** Supplied records follows **

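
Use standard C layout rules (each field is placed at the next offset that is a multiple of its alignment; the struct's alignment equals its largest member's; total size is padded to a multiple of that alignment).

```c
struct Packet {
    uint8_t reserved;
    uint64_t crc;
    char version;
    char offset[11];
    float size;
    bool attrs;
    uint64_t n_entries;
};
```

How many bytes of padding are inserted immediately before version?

reserved at 0 (size 1, align 1) → ends 1
pad 7 to align 8 for crc
crc at 8 (size 8, align 8) → ends 16
version at 16 (size 1, align 1) → ends 17

0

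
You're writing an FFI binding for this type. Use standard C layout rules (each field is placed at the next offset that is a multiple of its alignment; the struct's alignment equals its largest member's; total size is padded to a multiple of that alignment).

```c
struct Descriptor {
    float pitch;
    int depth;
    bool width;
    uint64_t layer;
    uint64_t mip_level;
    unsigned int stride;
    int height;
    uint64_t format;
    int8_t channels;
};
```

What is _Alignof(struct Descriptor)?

member alignments: pitch=4, depth=4, width=1, layer=8, mip_level=8, stride=4, height=4, format=8, channels=1
max = 8

8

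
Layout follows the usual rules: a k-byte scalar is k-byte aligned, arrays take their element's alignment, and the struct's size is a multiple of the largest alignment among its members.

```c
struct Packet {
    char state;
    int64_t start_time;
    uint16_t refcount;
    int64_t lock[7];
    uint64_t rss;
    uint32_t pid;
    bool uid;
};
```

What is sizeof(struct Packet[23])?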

** End of Supplied records **

Nothing but a number is asked for: how many lines of the records contain the word "next"?

_Answer for this exercise_: 2